## PROBLEM STATEMENT:
Beginning with the very first line, please reproduce the entries exactly through the line containing "A marketing team".

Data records
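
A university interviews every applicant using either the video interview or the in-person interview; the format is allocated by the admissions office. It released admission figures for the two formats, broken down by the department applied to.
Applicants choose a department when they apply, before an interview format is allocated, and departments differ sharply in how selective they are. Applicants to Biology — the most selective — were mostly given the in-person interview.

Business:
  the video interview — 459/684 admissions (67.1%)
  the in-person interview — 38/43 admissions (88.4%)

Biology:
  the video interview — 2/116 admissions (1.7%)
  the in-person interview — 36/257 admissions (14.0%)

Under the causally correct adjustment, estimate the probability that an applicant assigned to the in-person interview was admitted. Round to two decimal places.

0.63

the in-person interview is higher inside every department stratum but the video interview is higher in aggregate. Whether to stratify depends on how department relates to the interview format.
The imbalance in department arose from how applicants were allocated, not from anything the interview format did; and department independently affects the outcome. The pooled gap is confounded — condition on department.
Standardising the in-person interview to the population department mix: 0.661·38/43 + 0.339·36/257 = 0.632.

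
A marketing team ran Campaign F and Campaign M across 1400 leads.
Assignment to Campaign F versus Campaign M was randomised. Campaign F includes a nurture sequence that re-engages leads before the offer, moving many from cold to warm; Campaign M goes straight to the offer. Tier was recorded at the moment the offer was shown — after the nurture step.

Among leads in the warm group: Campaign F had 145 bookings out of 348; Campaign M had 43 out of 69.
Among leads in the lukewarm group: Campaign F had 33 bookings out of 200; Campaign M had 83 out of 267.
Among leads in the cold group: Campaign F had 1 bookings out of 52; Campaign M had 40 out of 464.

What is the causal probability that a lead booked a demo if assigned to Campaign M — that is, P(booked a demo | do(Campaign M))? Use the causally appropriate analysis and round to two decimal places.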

## RESULT:
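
A university interviews every applicant using either the video interview or the in-person interview; the format is allocated by the admissions office. It released admission figures for the two formats, broken down by the department applied to.
Applicants choose a department when they apply, before an interview format is allocated, and departments differ sharply in how selective they are. Applicants to Biology — the most selective — were mostly given the in-person interview.

Business:
  the video interview — 459/684 admissions (67.1%)
  the in-person interview — 38/43 admissions (88.4%)

Biology:
  the video interview — 2/116 admissions (1.7%)
  the in-person interview — 36/257 admissions (14.0%)

Under the causally correct adjustment, estimate the probability that an applicant assigned to the in-person interview was admitted. Round to two decimal places.

0.63

the in-person interview is higher inside every department stratum but the video interview is higher in aggregate. Whether to stratify depends on how department relates to the interview format.
The imbalance in department arose from how applicants were allocated, not from anything the interview format did; and department independently affects the outcome. The pooled gap is confounded — condition on department.
Standardising the in-person interview to the population department mix: 0.661·38/43 + 0.339·36/257 = 0.632.

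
A marketing team ran Campaign F and Campaign M across 1400 leads.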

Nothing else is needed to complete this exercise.